• [TASK OBJECTIVE]:
Where does the string "form" occur in the entries below? Copy every line where it does.

Data items
···

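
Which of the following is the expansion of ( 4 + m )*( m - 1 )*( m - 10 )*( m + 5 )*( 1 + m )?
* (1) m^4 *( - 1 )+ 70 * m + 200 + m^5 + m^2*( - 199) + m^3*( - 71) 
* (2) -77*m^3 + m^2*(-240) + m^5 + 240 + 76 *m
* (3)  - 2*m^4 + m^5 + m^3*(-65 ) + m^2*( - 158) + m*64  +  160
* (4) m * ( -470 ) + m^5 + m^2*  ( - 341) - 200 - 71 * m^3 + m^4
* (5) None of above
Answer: 1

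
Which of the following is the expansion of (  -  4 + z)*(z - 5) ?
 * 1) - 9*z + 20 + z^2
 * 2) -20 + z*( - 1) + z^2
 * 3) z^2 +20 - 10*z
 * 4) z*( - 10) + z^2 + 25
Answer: 1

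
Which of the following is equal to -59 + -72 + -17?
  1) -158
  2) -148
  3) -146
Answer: 2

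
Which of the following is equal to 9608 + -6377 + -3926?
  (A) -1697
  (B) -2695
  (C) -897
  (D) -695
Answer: D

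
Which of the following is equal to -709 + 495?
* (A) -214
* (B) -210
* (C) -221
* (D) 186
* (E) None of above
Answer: A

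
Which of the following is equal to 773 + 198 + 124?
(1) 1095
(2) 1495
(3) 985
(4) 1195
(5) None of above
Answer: 1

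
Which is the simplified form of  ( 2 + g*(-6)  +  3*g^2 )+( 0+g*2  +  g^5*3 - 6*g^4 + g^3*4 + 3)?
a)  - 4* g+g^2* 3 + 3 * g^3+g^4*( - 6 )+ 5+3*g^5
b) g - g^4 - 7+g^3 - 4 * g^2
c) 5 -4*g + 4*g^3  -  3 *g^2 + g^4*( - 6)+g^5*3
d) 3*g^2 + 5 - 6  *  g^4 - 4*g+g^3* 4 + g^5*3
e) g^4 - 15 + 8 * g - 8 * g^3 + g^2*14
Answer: d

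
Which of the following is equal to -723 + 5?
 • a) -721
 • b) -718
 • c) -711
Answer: b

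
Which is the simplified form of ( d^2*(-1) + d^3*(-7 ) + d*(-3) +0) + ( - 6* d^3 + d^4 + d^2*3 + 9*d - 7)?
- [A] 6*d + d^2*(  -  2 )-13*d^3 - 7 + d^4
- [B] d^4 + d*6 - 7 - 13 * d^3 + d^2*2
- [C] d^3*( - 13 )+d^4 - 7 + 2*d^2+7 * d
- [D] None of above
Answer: B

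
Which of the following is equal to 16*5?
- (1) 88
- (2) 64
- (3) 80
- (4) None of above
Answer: 3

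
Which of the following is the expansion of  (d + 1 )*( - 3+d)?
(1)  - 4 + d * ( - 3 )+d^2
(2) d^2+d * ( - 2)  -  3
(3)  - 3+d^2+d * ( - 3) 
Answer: 2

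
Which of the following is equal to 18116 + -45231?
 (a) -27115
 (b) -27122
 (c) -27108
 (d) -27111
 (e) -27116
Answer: a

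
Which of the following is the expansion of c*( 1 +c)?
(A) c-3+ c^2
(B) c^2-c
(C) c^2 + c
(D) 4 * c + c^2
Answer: C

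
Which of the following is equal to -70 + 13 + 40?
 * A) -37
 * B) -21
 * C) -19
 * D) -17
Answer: D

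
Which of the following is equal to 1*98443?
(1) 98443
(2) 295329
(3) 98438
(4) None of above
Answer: 1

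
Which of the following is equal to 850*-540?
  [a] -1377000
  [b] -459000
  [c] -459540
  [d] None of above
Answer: b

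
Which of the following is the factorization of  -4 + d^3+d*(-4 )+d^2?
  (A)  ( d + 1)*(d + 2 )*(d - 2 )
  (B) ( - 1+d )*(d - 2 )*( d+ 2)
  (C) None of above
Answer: A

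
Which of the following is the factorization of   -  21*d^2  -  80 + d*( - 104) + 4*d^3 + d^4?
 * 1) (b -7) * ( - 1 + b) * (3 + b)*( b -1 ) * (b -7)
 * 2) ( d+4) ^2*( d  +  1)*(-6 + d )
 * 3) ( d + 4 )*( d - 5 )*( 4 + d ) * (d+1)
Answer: 3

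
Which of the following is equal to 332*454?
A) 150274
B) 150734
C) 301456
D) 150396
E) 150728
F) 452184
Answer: E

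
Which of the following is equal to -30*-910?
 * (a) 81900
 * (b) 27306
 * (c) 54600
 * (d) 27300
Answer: d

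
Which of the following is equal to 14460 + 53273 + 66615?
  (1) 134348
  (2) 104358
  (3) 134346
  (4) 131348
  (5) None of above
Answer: 1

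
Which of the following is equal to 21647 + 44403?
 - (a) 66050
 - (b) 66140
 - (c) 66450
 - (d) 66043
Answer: a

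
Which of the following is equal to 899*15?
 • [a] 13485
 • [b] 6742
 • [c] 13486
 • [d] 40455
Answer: a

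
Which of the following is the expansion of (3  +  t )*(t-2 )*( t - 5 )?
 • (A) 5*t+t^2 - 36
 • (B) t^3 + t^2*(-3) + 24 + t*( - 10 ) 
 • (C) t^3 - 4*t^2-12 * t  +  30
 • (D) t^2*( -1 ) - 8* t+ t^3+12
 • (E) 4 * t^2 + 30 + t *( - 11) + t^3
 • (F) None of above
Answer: F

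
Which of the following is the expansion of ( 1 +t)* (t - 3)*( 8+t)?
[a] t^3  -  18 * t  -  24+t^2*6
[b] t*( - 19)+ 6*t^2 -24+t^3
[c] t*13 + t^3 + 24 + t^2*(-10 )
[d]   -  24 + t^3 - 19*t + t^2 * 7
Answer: b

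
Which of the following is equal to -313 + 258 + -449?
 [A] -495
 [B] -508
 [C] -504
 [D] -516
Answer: C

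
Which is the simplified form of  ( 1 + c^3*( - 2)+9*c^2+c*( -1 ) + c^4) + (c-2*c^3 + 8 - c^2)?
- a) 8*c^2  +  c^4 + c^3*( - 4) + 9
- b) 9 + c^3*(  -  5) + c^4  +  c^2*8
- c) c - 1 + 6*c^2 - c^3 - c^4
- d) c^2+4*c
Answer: a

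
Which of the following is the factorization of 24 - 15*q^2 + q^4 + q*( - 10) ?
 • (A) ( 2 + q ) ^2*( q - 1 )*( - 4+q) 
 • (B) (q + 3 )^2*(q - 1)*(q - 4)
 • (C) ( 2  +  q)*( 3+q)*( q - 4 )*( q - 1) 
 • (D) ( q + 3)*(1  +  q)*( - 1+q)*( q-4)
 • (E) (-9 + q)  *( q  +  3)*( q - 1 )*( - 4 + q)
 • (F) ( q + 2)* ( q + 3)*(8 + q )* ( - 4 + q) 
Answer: C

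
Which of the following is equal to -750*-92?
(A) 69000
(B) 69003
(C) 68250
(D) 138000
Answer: A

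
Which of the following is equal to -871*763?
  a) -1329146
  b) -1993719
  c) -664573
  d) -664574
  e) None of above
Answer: c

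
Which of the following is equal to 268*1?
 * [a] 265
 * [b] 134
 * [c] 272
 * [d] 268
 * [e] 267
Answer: d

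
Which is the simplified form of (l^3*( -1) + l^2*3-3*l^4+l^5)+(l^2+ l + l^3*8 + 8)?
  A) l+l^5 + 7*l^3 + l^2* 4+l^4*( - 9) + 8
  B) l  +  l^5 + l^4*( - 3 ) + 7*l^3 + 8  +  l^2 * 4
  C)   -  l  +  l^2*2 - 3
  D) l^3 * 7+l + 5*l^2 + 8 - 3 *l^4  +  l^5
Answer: B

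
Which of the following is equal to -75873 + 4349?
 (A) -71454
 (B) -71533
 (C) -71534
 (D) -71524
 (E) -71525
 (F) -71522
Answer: D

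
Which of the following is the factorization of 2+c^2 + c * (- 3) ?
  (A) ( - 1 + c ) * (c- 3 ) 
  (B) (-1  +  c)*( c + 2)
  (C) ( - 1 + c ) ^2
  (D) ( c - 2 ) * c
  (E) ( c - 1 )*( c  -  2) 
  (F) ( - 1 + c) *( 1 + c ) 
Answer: E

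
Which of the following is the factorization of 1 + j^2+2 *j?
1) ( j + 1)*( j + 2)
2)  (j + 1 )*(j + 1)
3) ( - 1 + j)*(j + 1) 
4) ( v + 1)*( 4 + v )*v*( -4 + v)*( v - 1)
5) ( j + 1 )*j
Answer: 2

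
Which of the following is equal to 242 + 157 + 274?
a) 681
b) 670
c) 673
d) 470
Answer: c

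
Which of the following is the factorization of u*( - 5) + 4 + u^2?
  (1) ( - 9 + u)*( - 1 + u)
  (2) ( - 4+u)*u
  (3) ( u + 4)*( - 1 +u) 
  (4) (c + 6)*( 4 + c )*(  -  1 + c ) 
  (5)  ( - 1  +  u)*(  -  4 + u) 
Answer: 5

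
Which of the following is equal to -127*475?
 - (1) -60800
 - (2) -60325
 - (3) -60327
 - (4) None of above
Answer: 2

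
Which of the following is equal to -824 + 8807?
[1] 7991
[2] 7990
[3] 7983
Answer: 3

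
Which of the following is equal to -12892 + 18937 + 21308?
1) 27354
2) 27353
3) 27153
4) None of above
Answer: 2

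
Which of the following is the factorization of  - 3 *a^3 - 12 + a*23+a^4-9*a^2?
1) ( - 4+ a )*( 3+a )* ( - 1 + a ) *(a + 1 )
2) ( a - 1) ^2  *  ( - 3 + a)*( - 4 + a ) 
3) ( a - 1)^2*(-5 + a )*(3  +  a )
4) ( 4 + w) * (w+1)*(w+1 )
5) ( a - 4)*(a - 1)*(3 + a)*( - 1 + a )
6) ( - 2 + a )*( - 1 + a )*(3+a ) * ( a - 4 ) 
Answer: 5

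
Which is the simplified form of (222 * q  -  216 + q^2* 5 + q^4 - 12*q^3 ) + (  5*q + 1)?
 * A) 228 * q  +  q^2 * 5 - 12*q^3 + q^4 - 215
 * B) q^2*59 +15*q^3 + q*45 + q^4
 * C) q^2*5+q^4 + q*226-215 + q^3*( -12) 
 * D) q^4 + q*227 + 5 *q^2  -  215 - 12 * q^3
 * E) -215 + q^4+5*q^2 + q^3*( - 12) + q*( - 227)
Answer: D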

···

• [TASK RESULT]:
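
Which is the simplified form of  ( 2 + g*(-6)  +  3*g^2 )+( 0+g*2  +  g^5*3 - 6*g^4 + g^3*4 + 3)?
Which is the simplified form of ( d^2*(-1) + d^3*(-7 ) + d*(-3) +0) + ( - 6* d^3 + d^4 + d^2*3 + 9*d - 7)?
Which is the simplified form of  ( 1 + c^3*( - 2)+9*c^2+c*( -1 ) + c^4) + (c-2*c^3 + 8 - c^2)?
Which is the simplified form of (l^3*( -1) + l^2*3-3*l^4+l^5)+(l^2+ l + l^3*8 + 8)?
Which is the simplified form of (222 * q  -  216 + q^2* 5 + q^4 - 12*q^3 ) + (  5*q + 1)?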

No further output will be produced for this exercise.